* Directions: Each line of the listing below must be returned exactly.

* Given information:
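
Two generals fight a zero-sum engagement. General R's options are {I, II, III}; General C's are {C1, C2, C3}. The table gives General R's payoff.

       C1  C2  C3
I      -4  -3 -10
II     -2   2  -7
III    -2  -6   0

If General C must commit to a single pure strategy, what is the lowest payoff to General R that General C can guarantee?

Column maxima: C1 → -2, C2 → 2, C3 → 0.
The smallest of these is -2.

-2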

* Answer to the problem:
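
Two generals fight a zero-sum engagement. General R's options are {I, II, III}; General C's are {C1, C2, C3}. The table gives General R's payoff.

       C1  C2  C3
I      -4  -3 -10
II     -2   2  -7
III    -2  -6   0

If General C must commit to a single pure strategy, what is the lowest payoff to General R that General C can guarantee?

Column maxima: C1 → -2, C2 → 2, C3 → 0.
The smallest of these is -2.

-2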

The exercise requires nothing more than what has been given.